(Data extracted from a collection)

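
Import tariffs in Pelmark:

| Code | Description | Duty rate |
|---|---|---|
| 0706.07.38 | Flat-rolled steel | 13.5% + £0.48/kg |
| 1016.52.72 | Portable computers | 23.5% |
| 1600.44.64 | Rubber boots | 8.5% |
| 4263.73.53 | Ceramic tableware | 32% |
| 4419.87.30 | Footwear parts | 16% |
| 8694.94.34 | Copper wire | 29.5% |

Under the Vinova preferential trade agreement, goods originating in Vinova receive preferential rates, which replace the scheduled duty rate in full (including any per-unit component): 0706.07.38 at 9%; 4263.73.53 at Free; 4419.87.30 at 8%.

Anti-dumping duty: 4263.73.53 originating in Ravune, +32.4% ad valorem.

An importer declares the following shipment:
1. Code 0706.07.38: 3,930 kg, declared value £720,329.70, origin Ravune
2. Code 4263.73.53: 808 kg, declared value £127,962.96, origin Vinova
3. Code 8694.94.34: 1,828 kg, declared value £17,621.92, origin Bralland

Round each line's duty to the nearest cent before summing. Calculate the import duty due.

Line 1 (0706.07.38, Ravune, 3,930 kg, £720,329.70):
Base rate for 0706.07.38 is 13.5% + £0.48/kg.
0706.07.38 has an FTA preferential rate, but origin Ravune is not Vinova; base rate stands.
Duty = £720,329.70 × 13.5% + 3,930 × £0.48 = £99,130.91.
Line 2 (4263.73.53, Vinova, 808 kg, £127,962.96):
Base rate for 4263.73.53 is 32%.
Origin Vinova qualifies under the Pelmark–Vinova agreement and 4263.73.53 is covered: preferential rate Free applies instead.
The additional-duty order on 4263.73.53 targets Ravune, not Vinova; it does not apply.
Duty = £127,962.96 × 0% = £0.00.
Line 3 (8694.94.34, Bralland, 1,828 kg, £17,621.92):
Base rate for 8694.94.34 is 29.5%.
Duty = £17,621.92 × 29.5% = £5,198.47.
Total = £99,130.91 + £0.00 + £5,198.47 = £104,329.38.

£104,329.38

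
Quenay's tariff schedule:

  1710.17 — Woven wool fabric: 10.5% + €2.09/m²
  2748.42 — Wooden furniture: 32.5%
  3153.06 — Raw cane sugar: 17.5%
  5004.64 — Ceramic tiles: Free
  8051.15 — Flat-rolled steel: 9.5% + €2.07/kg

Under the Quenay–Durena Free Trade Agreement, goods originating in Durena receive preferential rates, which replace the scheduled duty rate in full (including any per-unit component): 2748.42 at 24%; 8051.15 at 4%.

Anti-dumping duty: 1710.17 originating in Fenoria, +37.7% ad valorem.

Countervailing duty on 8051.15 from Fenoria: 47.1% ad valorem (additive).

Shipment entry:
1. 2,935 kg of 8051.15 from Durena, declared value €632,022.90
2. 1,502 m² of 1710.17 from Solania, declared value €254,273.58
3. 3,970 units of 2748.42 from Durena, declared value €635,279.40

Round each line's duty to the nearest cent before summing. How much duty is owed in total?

Line 1 (8051.15, Durena, 2,935 kg, €632,022.90):
Base rate for 8051.15 is 9.5% + €2.07/kg.
Origin Durena qualifies under the Quenay–Durena agreement and 8051.15 is covered: preferential rate 4% applies instead.
The additional-duty order on 8051.15 targets Fenoria, not Durena; it does not apply.
Duty = €632,022.90 × 4% = €25,280.92.
Line 2 (1710.17, Solania, 1,502 m², €254,273.58):
Base rate for 1710.17 is 10.5% + €2.09/m².
The additional-duty order on 1710.17 targets Fenoria, not Solania; it does not apply.
Duty = €254,273.58 × 10.5% + 1,502 × €2.09 = €29,837.91.
Line 3 (2748.42, Durena, 3,970 units, €635,279.40):
Base rate for 2748.42 is 32.5%.
Origin Durena qualifies under the Quenay–Durena agreement and 2748.42 is covered: preferential rate 24% applies instead.
Duty = €635,279.40 × 24% = €152,467.06.
Total = €25,280.92 + €29,837.91 + €152,467.06 = €207,585.89.

€207,585.89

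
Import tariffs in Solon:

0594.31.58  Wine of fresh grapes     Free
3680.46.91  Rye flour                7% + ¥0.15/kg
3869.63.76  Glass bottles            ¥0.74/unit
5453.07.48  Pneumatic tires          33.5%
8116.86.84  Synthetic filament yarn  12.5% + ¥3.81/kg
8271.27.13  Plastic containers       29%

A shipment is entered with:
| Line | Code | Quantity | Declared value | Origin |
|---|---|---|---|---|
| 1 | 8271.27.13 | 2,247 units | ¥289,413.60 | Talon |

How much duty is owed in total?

¥83,929.94

Line 1 (8271.27.13, Talon, 2,247 units, ¥289,413.60):
Base rate for 8271.27.13 is 29%.
Duty = ¥289,413.60 × 29% = ¥83,929.94.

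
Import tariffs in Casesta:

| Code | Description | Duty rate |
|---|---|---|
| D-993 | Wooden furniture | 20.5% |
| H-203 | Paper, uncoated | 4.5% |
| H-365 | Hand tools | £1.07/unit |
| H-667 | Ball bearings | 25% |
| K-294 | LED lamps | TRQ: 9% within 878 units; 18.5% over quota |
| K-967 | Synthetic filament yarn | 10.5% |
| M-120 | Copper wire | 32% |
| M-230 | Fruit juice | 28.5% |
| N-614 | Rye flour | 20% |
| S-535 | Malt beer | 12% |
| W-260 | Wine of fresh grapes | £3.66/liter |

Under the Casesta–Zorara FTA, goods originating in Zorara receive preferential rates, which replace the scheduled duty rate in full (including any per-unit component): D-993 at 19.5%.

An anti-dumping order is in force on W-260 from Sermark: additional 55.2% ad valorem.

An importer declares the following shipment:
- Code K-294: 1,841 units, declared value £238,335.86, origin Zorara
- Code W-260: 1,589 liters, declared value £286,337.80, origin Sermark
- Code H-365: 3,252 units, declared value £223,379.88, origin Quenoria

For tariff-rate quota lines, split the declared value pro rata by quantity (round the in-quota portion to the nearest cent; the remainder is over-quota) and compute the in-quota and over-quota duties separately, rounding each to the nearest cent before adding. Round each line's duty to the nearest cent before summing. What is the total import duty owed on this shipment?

£200,647.73

Line 1 (K-294, Zorara, 1,841 units, £238,335.86):
Code K-294 is under a tariff-rate quota (threshold 878 units). In-quota: 878 units at 9%; over-quota: 963 units at 18.5%.
Pro-rata value split: in-quota = £238,335.86 × 878/1,841 = £113,665.88; over-quota = £238,335.86 − £113,665.88 = £124,669.98.
In-quota duty = £113,665.88 × 9% = £10,229.93. Over-quota duty = £124,669.98 × 18.5% = £23,063.95.
Line duty = £10,229.93 + £23,063.95 = £33,293.88.
Line 2 (W-260, Sermark, 1,589 liters, £286,337.80):
Base rate for W-260 is £3.66/liter.
Additional duty on W-260 from Sermark: +55.2% ad valorem. Applied ad valorem rate = 55.2%.
Duty = £286,337.80 × 55.2% + 1,589 × £3.66 = £163,874.21.
Line 3 (H-365, Quenoria, 3,252 units, £223,379.88):
Base rate for H-365 is £1.07/unit.
Duty = 3,252 × £1.07 = £3,479.64.
Total = £33,293.88 + £163,874.21 + £3,479.64 = £200,647.73.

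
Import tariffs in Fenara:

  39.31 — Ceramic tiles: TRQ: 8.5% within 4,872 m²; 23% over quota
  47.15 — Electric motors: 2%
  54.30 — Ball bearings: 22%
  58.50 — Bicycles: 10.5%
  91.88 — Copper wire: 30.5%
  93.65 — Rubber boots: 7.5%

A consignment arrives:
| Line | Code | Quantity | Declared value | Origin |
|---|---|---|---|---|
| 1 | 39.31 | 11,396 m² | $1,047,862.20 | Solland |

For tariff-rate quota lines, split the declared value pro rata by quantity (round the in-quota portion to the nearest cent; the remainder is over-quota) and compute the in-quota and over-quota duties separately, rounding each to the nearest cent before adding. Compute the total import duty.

$176,051.14

Line 1 (39.31, Solland, 11,396 m², $1,047,862.20):
Code 39.31 is under a tariff-rate quota (threshold 4,872 m²). In-quota: 4,872 m² at 8.5%; over-quota: 6,524 m² at 23%.
Pro-rata value split: in-quota = $1,047,862.20 × 4,872/11,396 = $447,980.40; over-quota = $1,047,862.20 − $447,980.40 = $599,881.80.
In-quota duty = $447,980.40 × 8.5% = $38,078.33. Over-quota duty = $599,881.80 × 23% = $137,972.81.
Line duty = $38,078.33 + $137,972.81 = $176,051.14.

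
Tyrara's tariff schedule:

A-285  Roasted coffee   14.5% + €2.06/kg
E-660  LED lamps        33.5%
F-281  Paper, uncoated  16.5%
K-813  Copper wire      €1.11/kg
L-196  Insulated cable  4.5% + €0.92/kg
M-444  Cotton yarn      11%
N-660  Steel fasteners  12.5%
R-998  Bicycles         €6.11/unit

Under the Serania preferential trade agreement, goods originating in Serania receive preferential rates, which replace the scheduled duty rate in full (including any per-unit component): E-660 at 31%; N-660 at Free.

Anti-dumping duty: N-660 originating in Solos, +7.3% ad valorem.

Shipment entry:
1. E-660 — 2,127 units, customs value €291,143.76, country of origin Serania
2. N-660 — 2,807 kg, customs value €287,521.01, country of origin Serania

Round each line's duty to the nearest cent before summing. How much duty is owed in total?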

■ **Problem to work on**:
Please count how many lines of the records include "rolled", giving the number and nothing else.

■ **Result below**:
2